● **ACTIVITY**: Output the whole listing with nothing altered.

● **EXTRACTED MATERIAL**:
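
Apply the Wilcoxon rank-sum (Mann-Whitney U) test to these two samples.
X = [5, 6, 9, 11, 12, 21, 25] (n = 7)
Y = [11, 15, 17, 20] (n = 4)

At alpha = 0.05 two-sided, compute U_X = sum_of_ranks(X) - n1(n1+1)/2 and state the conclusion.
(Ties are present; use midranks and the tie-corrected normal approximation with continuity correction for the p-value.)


Step 1: Combine and sort all 11 observations; assign midranks.
sorted (value, group): (5,X), (6,X), (9,X), (11,X), (11,Y), (12,X), (15,Y), (17,Y), (20,Y), (21,X), (25,X)
ranks: 5->1, 6->2, 9->3, 11->4.5, 11->4.5, 12->6, 15->7, 17->8, 20->9, 21->10, 25->11
Step 2: Rank sum for X: R1 = 1 + 2 + 3 + 4.5 + 6 + 10 + 11 = 37.5.
Step 3: U_X = R1 - n1(n1+1)/2 = 37.5 - 7*8/2 = 37.5 - 28 = 9.5.
       U_Y = n1*n2 - U_X = 28 - 9.5 = 18.5.
Step 4: Ties are present, so use the tie-corrected normal approximation (with continuity correction) for the p-value.
Step 5: p-value = 0.448659; compare to alpha = 0.05. fail to reject H0.

U_X = 9.5, p = 0.448659, fail to reject H0 at alpha = 0.05.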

● **OUTPUT OF THE EXERCISE**:
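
Apply the Wilcoxon rank-sum (Mann-Whitney U) test to these two samples.
X = [5, 6, 9, 11, 12, 21, 25] (n = 7)
Y = [11, 15, 17, 20] (n = 4)

At alpha = 0.05 two-sided, compute U_X = sum_of_ranks(X) - n1(n1+1)/2 and state the conclusion.
(Ties are present; use midranks and the tie-corrected normal approximation with continuity correction for the p-value.)


Step 1: Combine and sort all 11 observations; assign midranks.
sorted (value, group): (5,X), (6,X), (9,X), (11,X), (11,Y), (12,X), (15,Y), (17,Y), (20,Y), (21,X), (25,X)
ranks: 5->1, 6->2, 9->3, 11->4.5, 11->4.5, 12->6, 15->7, 17->8, 20->9, 21->10, 25->11
Step 2: Rank sum for X: R1 = 1 + 2 + 3 + 4.5 + 6 + 10 + 11 = 37.5.
Step 3: U_X = R1 - n1(n1+1)/2 = 37.5 - 7*8/2 = 37.5 - 28 = 9.5.
       U_Y = n1*n2 - U_X = 28 - 9.5 = 18.5.
Step 4: Ties are present, so use the tie-corrected normal approximation (with continuity correction) for the p-value.
Step 5: p-value = 0.448659; compare to alpha = 0.05. fail to reject H0.

U_X = 9.5, p = 0.448659, fail to reject H0 at alpha = 0.05.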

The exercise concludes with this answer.